- **TASK**: Restate the records in full, keeping every word as it is.

—————

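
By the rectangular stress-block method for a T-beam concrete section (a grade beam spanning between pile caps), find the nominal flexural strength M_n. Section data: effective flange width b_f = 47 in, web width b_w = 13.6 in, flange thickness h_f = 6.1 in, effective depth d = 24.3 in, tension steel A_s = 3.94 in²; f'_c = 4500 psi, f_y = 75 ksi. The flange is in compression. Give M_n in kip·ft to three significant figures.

M_n ≈ 578 kip·ft

Tension: T = A_s f_y = 3.94 × 75 = 295.5 kips.
Try a within the flange: a = T/(0.85 f'_c b_f) = 295.5/(0.85 × 4.5 × 47) = 1.644 in.
Since a = 1.644 ≤ h_f = 6.1 in, the stress block lies entirely in the flange; analyse as a rectangular beam of width b_f.
M_n = T(d − a/2) = 295.5 × (24.3 − 0.822) = 6937.7 kip·in.
M_n = 6937.7/12 = 578.14 kip·ft.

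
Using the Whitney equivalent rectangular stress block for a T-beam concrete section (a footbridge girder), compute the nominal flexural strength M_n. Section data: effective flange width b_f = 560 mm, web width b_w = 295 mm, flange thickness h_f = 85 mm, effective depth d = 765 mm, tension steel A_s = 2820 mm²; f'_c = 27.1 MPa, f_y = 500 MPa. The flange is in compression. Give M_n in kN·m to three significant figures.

Tension: T = A_s f_y = 2820 × 500 = 1410000 N.
Try a within the flange: a = T/(0.85 f'_c b_f) = 1410000/(0.85 × 27.1 × 560) = 109.31 mm.
a = 109.31 > h_f = 85 mm: the block extends into the web. Split into flange-overhang and web parts.
C_f = 0.85 f'_c (b_f − b_w) h_f = 0.85 × 27.1 × (560 − 295) × 85 = 518863 N.
Remaining web compression depth: a_w = (T − C_f)/(0.85 f'_c b_w) = (1410000 − 518863)/(0.85 × 27.1 × 295) = 131.14 mm.
M_n = C_f(d − h_f/2) + (T − C_f)(d − a_w/2) = 518863 × (765 − 42.5) + 891137 × (765 − 65.57) = 374.88 + 623.29 = 998.17 × 10⁶ N·mm.
M_n = 998.17 kN·m.

M_n ≈ 998 kN·m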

—————

- **TASK SOLUTION**:
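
By the rectangular stress-block method for a T-beam concrete section (a grade beam spanning between pile caps), find the nominal flexural strength M_n. Section data: effective flange width b_f = 47 in, web width b_w = 13.6 in, flange thickness h_f = 6.1 in, effective depth d = 24.3 in, tension steel A_s = 3.94 in²; f'_c = 4500 psi, f_y = 75 ksi. The flange is in compression. Give M_n in kip·ft to three significant figures.

M_n ≈ 578 kip·ft

Tension: T = A_s f_y = 3.94 × 75 = 295.5 kips.
Try a within the flange: a = T/(0.85 f'_c b_f) = 295.5/(0.85 × 4.5 × 47) = 1.644 in.
Since a = 1.644 ≤ h_f = 6.1 in, the stress block lies entirely in the flange; analyse as a rectangular beam of width b_f.
M_n = T(d − a/2) = 295.5 × (24.3 − 0.822) = 6937.7 kip·in.
M_n = 6937.7/12 = 578.14 kip·ft.

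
Using the Whitney equivalent rectangular stress block for a T-beam concrete section (a footbridge girder), compute the nominal flexural strength M_n. Section data: effective flange width b_f = 560 mm, web width b_w = 295 mm, flange thickness h_f = 85 mm, effective depth d = 765 mm, tension steel A_s = 2820 mm²; f'_c = 27.1 MPa, f_y = 500 MPa. The flange is in compression. Give M_n in kN·m to three significant figures.

Tension: T = A_s f_y = 2820 × 500 = 1410000 N.
Try a within the flange: a = T/(0.85 f'_c b_f) = 1410000/(0.85 × 27.1 × 560) = 109.31 mm.
a = 109.31 > h_f = 85 mm: the block extends into the web. Split into flange-overhang and web parts.
C_f = 0.85 f'_c (b_f − b_w) h_f = 0.85 × 27.1 × (560 − 295) × 85 = 518863 N.
Remaining web compression depth: a_w = (T − C_f)/(0.85 f'_c b_w) = (1410000 − 518863)/(0.85 × 27.1 × 295) = 131.14 mm.
M_n = C_f(d − h_f/2) + (T − C_f)(d − a_w/2) = 518863 × (765 − 42.5) + 891137 × (765 − 65.57) = 374.88 + 623.29 = 998.17 × 10⁶ N·mm.
M_n = 998.17 kN·m.

M_n ≈ 998 kN·m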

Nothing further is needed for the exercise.